WHAT IS BEING ASKED: Give back the line below containing "Compute the net" and every later line, exactly.

EXERCISE INPUTS:
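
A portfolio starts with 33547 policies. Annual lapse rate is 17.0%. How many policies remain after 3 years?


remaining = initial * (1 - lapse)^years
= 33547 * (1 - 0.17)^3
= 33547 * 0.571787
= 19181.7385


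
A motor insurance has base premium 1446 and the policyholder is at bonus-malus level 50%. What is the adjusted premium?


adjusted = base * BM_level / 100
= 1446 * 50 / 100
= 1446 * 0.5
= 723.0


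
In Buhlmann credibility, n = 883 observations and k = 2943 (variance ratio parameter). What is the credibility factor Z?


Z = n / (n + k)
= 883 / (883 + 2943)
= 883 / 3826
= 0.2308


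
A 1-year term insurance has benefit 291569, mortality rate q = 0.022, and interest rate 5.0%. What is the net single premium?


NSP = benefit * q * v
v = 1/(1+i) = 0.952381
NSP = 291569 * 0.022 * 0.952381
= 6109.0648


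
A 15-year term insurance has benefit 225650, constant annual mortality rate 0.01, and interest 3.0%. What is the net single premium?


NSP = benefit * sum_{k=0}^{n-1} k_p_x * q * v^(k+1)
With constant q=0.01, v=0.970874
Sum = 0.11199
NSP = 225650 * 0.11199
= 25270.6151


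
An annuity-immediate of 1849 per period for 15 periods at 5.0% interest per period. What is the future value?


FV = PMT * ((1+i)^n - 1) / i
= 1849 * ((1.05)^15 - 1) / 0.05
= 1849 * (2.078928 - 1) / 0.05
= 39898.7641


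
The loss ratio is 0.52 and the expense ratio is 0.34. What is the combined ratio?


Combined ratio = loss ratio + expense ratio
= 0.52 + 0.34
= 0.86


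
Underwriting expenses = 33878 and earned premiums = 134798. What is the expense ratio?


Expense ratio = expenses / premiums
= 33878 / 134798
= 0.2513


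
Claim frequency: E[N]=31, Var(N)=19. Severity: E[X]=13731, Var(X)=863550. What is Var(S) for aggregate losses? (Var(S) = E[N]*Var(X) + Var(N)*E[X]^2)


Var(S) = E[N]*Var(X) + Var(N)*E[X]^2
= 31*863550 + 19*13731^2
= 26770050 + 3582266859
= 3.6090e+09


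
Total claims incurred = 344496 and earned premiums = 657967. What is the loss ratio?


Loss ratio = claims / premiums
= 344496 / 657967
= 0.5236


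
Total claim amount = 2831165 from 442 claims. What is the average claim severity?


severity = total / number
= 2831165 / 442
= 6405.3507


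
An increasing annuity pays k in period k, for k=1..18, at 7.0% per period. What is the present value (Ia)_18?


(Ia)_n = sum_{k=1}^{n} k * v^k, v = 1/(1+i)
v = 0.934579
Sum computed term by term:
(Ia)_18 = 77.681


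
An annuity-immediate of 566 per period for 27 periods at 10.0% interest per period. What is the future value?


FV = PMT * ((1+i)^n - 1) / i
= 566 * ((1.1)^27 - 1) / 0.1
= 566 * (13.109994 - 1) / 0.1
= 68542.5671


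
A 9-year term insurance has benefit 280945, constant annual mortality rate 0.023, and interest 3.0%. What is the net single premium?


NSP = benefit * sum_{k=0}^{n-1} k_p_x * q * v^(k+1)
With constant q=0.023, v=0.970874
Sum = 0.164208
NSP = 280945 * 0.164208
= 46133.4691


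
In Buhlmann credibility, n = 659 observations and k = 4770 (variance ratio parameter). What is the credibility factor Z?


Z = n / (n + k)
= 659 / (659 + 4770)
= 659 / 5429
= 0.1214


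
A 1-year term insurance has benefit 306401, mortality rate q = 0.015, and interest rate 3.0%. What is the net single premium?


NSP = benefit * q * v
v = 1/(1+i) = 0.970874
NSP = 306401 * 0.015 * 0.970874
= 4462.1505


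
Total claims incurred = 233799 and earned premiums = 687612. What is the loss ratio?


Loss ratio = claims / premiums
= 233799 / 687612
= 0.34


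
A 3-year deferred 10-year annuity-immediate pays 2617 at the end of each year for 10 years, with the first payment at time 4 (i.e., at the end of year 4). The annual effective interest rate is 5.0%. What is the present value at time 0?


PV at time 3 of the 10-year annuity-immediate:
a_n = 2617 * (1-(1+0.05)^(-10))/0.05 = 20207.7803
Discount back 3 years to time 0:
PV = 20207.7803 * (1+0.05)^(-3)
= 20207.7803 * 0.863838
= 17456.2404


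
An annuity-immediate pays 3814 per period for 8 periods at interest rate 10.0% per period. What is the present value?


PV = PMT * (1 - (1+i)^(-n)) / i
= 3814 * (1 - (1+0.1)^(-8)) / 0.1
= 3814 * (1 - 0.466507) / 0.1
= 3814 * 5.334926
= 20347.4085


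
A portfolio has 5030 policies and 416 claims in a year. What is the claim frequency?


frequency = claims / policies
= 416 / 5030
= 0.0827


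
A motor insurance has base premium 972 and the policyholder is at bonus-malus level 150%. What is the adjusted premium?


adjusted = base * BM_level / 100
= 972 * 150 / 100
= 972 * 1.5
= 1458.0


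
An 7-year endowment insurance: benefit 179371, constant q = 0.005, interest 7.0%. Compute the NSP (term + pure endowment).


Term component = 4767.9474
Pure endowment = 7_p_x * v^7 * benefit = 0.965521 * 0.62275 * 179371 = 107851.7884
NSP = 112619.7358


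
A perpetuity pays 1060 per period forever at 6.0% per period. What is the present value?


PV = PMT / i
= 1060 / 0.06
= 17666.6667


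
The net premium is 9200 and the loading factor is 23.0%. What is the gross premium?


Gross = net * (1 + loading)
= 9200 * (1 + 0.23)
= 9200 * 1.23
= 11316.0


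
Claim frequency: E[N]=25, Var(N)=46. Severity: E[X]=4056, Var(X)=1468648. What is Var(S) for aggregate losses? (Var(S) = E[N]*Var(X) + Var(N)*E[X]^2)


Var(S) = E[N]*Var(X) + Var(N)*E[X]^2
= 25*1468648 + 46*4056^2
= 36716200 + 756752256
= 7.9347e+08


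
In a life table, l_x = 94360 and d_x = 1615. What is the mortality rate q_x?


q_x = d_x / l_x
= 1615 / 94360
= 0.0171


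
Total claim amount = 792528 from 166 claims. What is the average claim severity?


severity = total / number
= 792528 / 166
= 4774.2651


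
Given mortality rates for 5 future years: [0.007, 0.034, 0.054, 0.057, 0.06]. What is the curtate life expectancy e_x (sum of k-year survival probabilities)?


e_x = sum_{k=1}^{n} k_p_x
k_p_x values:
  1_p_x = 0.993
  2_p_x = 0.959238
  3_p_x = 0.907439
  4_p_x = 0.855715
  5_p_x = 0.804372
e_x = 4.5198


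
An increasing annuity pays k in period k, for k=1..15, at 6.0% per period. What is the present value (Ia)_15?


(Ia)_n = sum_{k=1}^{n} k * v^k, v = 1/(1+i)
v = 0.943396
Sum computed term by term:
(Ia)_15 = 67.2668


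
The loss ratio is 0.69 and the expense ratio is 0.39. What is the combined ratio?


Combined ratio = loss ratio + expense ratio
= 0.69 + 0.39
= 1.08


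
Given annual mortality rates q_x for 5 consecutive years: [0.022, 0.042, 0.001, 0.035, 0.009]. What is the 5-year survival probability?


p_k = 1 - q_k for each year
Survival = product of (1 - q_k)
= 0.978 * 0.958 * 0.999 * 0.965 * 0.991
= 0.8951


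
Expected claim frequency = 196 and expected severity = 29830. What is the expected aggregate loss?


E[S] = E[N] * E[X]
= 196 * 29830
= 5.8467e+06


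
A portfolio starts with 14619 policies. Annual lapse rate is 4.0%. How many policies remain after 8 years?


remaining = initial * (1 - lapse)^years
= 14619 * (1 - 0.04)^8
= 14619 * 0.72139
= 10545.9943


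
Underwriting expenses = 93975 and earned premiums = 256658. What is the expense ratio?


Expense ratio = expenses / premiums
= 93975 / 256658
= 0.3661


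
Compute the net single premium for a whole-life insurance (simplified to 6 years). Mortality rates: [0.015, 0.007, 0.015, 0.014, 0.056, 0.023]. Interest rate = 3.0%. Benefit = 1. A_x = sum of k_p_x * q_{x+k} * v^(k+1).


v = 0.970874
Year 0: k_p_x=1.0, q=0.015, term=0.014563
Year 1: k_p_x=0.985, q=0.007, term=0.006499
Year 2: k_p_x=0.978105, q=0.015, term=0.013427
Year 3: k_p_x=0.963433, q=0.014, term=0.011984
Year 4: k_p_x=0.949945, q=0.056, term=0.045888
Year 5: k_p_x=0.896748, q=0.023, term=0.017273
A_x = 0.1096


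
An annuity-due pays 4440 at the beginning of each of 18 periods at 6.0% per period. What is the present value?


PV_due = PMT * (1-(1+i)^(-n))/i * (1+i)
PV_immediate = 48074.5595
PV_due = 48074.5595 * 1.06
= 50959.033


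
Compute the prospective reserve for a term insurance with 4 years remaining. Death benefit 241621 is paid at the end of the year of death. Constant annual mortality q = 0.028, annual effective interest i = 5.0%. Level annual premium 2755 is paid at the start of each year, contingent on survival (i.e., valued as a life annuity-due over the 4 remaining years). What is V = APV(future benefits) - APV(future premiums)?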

ANSWER TO THIS EXERCISE:
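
Compute the net single premium for a whole-life insurance (simplified to 6 years). Mortality rates: [0.015, 0.007, 0.015, 0.014, 0.056, 0.023]. Interest rate = 3.0%. Benefit = 1. A_x = sum of k_p_x * q_{x+k} * v^(k+1).


v = 0.970874
Year 0: k_p_x=1.0, q=0.015, term=0.014563
Year 1: k_p_x=0.985, q=0.007, term=0.006499
Year 2: k_p_x=0.978105, q=0.015, term=0.013427
Year 3: k_p_x=0.963433, q=0.014, term=0.011984
Year 4: k_p_x=0.949945, q=0.056, term=0.045888
Year 5: k_p_x=0.896748, q=0.023, term=0.017273
A_x = 0.1096


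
An annuity-due pays 4440 at the beginning of each of 18 periods at 6.0% per period. What is the present value?


PV_due = PMT * (1-(1+i)^(-n))/i * (1+i)
PV_immediate = 48074.5595
PV_due = 48074.5595 * 1.06
= 50959.033


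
Compute the prospective reserve for a term insurance with 4 years remaining. Death benefit 241621 is paid at the end of the year of death. Constant annual mortality q = 0.028, annual effective interest i = 5.0%. Level annual premium 2755 is paid at the start of each year, contingent on survival (i.e., valued as a life annuity-due over the 4 remaining years). What is V = APV(future benefits) - APV(future premiums)?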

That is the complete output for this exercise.